━━ Source material

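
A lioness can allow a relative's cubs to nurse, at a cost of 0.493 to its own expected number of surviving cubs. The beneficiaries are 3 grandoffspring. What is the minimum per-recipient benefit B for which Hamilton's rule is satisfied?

0.6573

r to a grandoffspring = 0.25 (two parent–offspring links: r = (1/2)^2 = 1/4).
Hamilton's rule with n recipients of equal r: n·r·B > C, so B > C/(n·r) = 0.493/(3·0.25) = 0.6573.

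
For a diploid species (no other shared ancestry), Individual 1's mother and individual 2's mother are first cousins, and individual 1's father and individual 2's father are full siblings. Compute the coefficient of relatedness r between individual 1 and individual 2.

0.15625

Relatedness sums over independent paths through distinct common ancestors.
Individual 1 and individual 2 are related in two ways: second cousins through their mothers (r = 1/32) and first cousins through their fathers (r = 1/8).
r = 1/32 + 1/8 = 0.15625.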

━━━━

Task :: Output the material above in full. Change nothing.

Task output ::
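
A lioness can allow a relative's cubs to nurse, at a cost of 0.493 to its own expected number of surviving cubs. The beneficiaries are 3 grandoffspring. What is the minimum per-recipient benefit B for which Hamilton's rule is satisfied?

0.6573

r to a grandoffspring = 0.25 (two parent–offspring links: r = (1/2)^2 = 1/4).
Hamilton's rule with n recipients of equal r: n·r·B > C, so B > C/(n·r) = 0.493/(3·0.25) = 0.6573.

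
For a diploid species (no other shared ancestry), Individual 1's mother and individual 2's mother are first cousins, and individual 1's father and individual 2's father are full siblings. Compute the coefficient of relatedness r between individual 1 and individual 2.

0.15625

Relatedness sums over independent paths through distinct common ancestors.
Individual 1 and individual 2 are related in two ways: second cousins through their mothers (r = 1/32) and first cousins through their fathers (r = 1/8).
r = 1/32 + 1/8 = 0.15625.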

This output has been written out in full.